[WORK ORDER]
Scan the records for "infinitely". Report each line that includes it.

(Collected data)
++++++

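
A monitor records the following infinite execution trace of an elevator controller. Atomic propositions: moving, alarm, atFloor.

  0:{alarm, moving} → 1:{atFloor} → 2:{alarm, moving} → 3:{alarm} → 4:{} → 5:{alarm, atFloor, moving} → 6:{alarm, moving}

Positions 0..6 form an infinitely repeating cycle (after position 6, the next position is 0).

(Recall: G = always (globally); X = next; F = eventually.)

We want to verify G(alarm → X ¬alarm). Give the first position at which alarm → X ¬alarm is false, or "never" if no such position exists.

Check alarm → X ¬alarm at each position in order: 0 ✓, 1 ✓.
At position 2 the labels are {alarm, moving} and the next position 3 has {alarm}, so alarm → X ¬alarm is false there. This is the first violation.

2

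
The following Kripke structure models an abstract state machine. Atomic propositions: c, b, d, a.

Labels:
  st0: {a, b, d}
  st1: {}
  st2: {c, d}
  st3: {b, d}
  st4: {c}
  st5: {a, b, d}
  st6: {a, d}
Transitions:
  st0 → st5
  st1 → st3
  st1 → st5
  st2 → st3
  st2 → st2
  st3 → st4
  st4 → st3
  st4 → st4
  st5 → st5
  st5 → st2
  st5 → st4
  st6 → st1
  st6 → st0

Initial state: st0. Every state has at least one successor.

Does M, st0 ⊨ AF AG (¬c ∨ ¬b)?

States satisfying AG (¬c ∨ ¬b): {st0, st1, st2, st3, st4, st5, st6}.
States satisfying AF AG (¬c ∨ ¬b): {st0, st1, st2, st3, st4, st5, st6}.
st0 ∈ Sat(AF AG (¬c ∨ ¬b)).

Holds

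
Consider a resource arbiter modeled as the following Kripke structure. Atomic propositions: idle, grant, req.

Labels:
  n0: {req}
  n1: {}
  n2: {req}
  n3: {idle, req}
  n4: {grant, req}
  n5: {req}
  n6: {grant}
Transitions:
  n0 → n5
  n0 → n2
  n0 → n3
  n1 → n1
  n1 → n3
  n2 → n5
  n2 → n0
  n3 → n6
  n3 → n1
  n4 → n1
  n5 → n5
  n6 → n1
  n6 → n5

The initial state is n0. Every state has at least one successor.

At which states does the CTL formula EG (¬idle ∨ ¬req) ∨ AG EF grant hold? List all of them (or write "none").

{n0, n1, n2, n4, n5, n6}

States satisfying ¬idle ∨ ¬req: {n0, n1, n2, n4, n5, n6}.
States satisfying EG (¬idle ∨ ¬req): {n0, n1, n2, n4, n5, n6}.
States satisfying EF grant: {n0, n1, n2, n3, n4, n6}.
States satisfying AG EF grant: ∅.
States satisfying EG (¬idle ∨ ¬req) ∨ AG EF grant: {n0, n1, n2, n4, n5, n6}.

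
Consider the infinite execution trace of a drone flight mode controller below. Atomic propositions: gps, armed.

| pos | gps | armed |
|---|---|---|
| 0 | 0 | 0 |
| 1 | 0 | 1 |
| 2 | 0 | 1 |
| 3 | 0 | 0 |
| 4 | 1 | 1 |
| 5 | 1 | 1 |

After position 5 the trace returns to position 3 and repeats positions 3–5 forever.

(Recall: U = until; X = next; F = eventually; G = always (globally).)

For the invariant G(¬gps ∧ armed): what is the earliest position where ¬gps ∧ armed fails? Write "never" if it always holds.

0

At position 0 the labels are {}, so ¬gps ∧ armed is false there. This is the first violation.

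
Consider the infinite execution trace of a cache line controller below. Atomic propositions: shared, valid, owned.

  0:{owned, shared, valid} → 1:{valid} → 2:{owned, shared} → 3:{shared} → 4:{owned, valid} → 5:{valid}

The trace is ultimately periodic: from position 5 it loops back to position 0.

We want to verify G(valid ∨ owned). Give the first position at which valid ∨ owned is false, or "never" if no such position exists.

3

Check valid ∨ owned at each position in order: 0 ✓, 1 ✓, 2 ✓.
At position 3 the labels are {shared}, so valid ∨ owned is false there. This is the first violation.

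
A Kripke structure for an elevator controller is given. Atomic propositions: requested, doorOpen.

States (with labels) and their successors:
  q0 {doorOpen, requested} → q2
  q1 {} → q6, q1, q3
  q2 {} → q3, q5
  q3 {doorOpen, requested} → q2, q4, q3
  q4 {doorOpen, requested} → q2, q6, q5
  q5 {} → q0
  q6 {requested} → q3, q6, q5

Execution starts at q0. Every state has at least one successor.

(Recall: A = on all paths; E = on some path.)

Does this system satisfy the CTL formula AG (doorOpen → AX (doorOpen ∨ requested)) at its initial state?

Violated

States satisfying doorOpen → AX (doorOpen ∨ requested): {q1, q2, q5, q6}.
States satisfying AG (doorOpen → AX (doorOpen ∨ requested)): ∅.
q0 is reachable from q0 and violates doorOpen → AX (doorOpen ∨ requested), so AG fails at q0.
q0 ∉ Sat(AG (doorOpen → AX (doorOpen ∨ requested))).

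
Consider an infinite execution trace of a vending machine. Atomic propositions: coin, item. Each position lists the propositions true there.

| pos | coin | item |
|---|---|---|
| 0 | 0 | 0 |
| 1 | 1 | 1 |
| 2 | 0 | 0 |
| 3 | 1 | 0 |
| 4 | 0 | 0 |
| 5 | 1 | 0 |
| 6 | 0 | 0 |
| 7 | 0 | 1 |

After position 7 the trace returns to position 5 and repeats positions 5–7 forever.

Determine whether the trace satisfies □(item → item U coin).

item → item U coin holds at every position 0..7, and those are all positions ever visited, so □(item → item U coin) holds.
Positions where item holds: 1, 7.
Check item U coin at each: 1→ok, 7→ok.

Satisfied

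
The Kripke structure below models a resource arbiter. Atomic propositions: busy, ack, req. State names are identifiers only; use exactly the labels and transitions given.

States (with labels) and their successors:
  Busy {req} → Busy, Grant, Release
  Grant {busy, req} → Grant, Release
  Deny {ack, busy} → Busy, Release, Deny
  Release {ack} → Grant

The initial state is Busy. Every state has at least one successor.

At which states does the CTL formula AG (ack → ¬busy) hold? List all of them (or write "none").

States satisfying ack → ¬busy: {Busy, Grant, Release}.
States satisfying AG (ack → ¬busy): {Busy, Grant, Release}.

{Busy, Grant, Release}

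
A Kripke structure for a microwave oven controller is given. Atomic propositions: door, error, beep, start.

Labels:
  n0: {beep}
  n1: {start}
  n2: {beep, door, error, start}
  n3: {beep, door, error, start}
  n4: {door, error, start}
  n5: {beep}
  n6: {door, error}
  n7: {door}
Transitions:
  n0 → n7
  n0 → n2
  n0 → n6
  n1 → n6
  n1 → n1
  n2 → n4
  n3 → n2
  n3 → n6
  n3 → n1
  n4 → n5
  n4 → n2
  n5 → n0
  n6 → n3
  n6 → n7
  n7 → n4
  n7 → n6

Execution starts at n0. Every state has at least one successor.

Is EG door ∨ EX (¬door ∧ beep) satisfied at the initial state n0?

Violated

States satisfying door: {n2, n3, n4, n6, n7}.
States satisfying EG door: {n2, n3, n4, n6, n7}.
States satisfying ¬door ∧ beep: {n0, n5}.
States satisfying EX (¬door ∧ beep): {n4, n5}.
States satisfying EG door ∨ EX (¬door ∧ beep): {n2, n3, n4, n5, n6, n7}.
n0 ∉ Sat(EG door ∨ EX (¬door ∧ beep)).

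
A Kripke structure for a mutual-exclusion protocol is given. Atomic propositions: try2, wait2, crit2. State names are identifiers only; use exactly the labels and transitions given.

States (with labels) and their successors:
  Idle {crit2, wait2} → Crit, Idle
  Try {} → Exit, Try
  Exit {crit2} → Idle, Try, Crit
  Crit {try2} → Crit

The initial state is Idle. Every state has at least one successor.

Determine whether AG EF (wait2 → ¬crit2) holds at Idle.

States satisfying EF (wait2 → ¬crit2): {Idle, Try, Exit, Crit}.
States satisfying AG EF (wait2 → ¬crit2): {Idle, Try, Exit, Crit}.
Every state reachable from Idle satisfies EF (wait2 → ¬crit2).
Idle ∈ Sat(AG EF (wait2 → ¬crit2)).

Yes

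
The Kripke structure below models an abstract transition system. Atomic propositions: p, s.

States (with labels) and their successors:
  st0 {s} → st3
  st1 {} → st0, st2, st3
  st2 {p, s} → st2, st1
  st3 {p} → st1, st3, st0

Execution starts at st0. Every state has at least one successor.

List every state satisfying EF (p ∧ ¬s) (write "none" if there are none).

States satisfying p ∧ ¬s: {st3}.
States satisfying EF (p ∧ ¬s): {st0, st1, st2, st3}.

{st0, st1, st2, st3}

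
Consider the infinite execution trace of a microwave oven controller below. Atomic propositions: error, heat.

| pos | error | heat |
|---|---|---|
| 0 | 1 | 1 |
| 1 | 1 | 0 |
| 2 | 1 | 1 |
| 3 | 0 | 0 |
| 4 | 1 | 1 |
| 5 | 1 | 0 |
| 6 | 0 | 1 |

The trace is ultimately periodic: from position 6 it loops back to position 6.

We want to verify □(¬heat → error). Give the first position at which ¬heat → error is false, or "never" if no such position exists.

Check ¬heat → error at each position in order: 0 ✓, 1 ✓, 2 ✓.
At position 3 the labels are {}, so ¬heat → error is false there. This is the first violation.

3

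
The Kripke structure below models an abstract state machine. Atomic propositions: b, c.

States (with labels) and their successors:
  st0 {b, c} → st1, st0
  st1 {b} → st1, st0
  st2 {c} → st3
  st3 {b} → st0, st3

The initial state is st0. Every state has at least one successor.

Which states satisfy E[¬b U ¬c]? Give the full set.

{st1, st2, st3}

States satisfying ¬b: {st2}.
States satisfying ¬c: {st1, st3}.
States satisfying E[¬b U ¬c]: {st1, st2, st3}.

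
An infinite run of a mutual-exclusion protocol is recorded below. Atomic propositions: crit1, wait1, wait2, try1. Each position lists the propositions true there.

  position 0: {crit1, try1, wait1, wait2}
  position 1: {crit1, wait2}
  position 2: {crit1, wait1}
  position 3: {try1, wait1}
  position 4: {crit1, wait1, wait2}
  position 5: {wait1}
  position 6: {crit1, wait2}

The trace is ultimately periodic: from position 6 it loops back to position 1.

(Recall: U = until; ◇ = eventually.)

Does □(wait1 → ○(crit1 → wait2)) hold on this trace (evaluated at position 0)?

wait1 → ○(crit1 → wait2) holds at every position 0..6, and those are all positions ever visited, so □(wait1 → ○(crit1 → wait2)) holds.
Positions where wait1 holds: 0, 2, 3, 4, 5.
Check ○(crit1 → wait2) at each: 0→ok, 2→ok, 3→ok, 4→ok, 5→ok.

Holds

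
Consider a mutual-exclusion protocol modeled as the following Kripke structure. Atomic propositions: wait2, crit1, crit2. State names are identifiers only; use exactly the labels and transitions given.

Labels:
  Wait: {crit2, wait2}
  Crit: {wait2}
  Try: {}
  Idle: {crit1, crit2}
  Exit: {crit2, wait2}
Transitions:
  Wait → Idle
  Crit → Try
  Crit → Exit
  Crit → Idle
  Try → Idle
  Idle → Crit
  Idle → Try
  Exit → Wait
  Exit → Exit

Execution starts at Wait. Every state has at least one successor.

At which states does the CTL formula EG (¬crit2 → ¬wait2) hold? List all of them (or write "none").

{Wait, Try, Idle, Exit}

States satisfying ¬crit2 → ¬wait2: {Wait, Try, Idle, Exit}.
States satisfying EG (¬crit2 → ¬wait2): {Wait, Try, Idle, Exit}.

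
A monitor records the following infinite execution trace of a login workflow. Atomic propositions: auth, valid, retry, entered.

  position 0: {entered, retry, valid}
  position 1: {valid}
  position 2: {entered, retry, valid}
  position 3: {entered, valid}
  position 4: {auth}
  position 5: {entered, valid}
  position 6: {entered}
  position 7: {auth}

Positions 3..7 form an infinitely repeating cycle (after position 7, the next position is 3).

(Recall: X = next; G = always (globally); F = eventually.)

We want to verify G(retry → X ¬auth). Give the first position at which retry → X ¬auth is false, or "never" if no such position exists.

never

retry → X ¬auth holds at every position 0..7, and those are all the positions the trace ever visits, so the invariant G(retry → X ¬auth) is never violated.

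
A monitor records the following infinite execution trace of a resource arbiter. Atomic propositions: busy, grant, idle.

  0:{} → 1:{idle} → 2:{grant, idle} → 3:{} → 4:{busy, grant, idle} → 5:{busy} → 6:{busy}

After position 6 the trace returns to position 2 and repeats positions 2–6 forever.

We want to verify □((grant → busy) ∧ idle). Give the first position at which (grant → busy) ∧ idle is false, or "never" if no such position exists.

0

At position 0 the labels are {}, so (grant → busy) ∧ idle is false there. This is the first violation.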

++++++

[REPLY TO THE TASK]
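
Positions 0..6 form an infinitely repeating cycle (after position 6, the next position is 0).
Positions 3..7 form an infinitely repeating cycle (after position 7, the next position is 3).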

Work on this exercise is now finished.